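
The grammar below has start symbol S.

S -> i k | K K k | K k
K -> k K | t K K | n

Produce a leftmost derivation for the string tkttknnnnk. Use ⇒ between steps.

S ⇒ Kk ⇒ tKKk ⇒ tkKKk ⇒ tktKKKk ⇒ tkttKKKKk ⇒ tkttkKKKKk ⇒ tkttknKKKk ⇒ tkttknnKKk ⇒ tkttknnnKk ⇒ tkttknnnnk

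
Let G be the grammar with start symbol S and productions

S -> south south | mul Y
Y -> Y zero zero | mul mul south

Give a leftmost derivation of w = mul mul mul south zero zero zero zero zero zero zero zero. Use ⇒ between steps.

S ⇒ mul Y ⇒ mul Y zero zero ⇒ mul Y zero zero zero zero ⇒ mul Y zero zero zero zero zero zero ⇒ mul Y zero zero zero zero zero zero zero zero ⇒ mul mul mul south zero zero zero zero zero zero zero zero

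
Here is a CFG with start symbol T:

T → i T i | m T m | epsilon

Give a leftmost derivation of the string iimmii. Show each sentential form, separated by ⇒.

T ⇒ iTi   [T → i T i]
iTi ⇒ iiTii   [T → i T i]
iiTii ⇒ iimTmii   [T → m T m]
iimTmii ⇒ iimmii   [T → epsilon]

T ⇒ iTi ⇒ iiTii ⇒ iimTmii ⇒ iimmii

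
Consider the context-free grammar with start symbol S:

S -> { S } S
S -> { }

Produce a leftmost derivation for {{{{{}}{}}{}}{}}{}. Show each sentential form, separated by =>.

S => {S}S => {{S}S}S => {{{S}S}S}S => {{{{S}S}S}S}S => {{{{{}}S}S}S}S => {{{{{}}{}}S}S}S => {{{{{}}{}}{}}S}S => {{{{{}}{}}{}}{}}S => {{{{{}}{}}{}}{}}{}

S => {S}S   [S -> { S } S]
{S}S => {{S}S}S   [S -> { S } S]
{{S}S}S => {{{S}S}S}S   [S -> { S } S]
{{{S}S}S}S => {{{{S}S}S}S}S   [S -> { S } S]
{{{{S}S}S}S}S => {{{{{}}S}S}S}S   [S -> { }]
{{{{{}}S}S}S}S => {{{{{}}{}}S}S}S   [S -> { }]
{{{{{}}{}}S}S}S => {{{{{}}{}}{}}S}S   [S -> { }]
{{{{{}}{}}{}}S}S => {{{{{}}{}}{}}{}}S   [S -> { }]
{{{{{}}{}}{}}{}}S => {{{{{}}{}}{}}{}}{}   [S -> { }]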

- - - - - - -

▸ **Work item**
Each line of the data that holds "symbol" should be copied.

▸ **Answer section**
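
The grammar below has start symbol S.
Let G be the grammar with start symbol S and productions
Here is a CFG with start symbol T:
Consider the context-free grammar with start symbol S: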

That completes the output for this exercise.